• Assignment
Only an exact retyping of all the entries counts as an answer.

• Given entries
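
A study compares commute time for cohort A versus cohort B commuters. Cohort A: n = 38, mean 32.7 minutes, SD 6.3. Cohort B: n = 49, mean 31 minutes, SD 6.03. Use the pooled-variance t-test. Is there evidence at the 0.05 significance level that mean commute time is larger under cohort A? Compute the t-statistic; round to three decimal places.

1.279

Let group 1 = cohort A, group 2 = cohort B. H0: μ_1 = μ_2; H1: μ_1 > μ_2 (two-sample pooled-variance t-test, right-tailed).
s_p² = [(38−1)·6.3² + (49−1)·6.03²]/(38+49−2) = 37.81
t = (32.7 − 31)/√[37.81·(1/38 + 1/49)] = 1.279
df = n₁ + n₂ − 2 = 85
p-value = P(T ≥ 1.279) ≈ 0.1022
Since p ≈ 0.1022 > α = 0.05, fail to reject H0; the data do not provide sufficient evidence against H0.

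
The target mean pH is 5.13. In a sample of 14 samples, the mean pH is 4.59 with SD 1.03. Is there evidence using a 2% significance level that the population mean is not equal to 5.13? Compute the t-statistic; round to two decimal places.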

• Answer area
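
A study compares commute time for cohort A versus cohort B commuters. Cohort A: n = 38, mean 32.7 minutes, SD 6.3. Cohort B: n = 49, mean 31 minutes, SD 6.03. Use the pooled-variance t-test. Is there evidence at the 0.05 significance level that mean commute time is larger under cohort A? Compute the t-statistic; round to three decimal places.

1.279

Let group 1 = cohort A, group 2 = cohort B. H0: μ_1 = μ_2; H1: μ_1 > μ_2 (two-sample pooled-variance t-test, right-tailed).
s_p² = [(38−1)·6.3² + (49−1)·6.03²]/(38+49−2) = 37.81
t = (32.7 − 31)/√[37.81·(1/38 + 1/49)] = 1.279
df = n₁ + n₂ − 2 = 85
p-value = P(T ≥ 1.279) ≈ 0.1022
Since p ≈ 0.1022 > α = 0.05, fail to reject H0; the data do not provide sufficient evidence against H0.

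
The target mean pH is 5.13. In a sample of 14 samples, the mean pH is 4.59 with SD 1.03. Is there evidence using a 2% significance level that the population mean is not equal to 5.13? Compute the t-statistic; round to two decimal places.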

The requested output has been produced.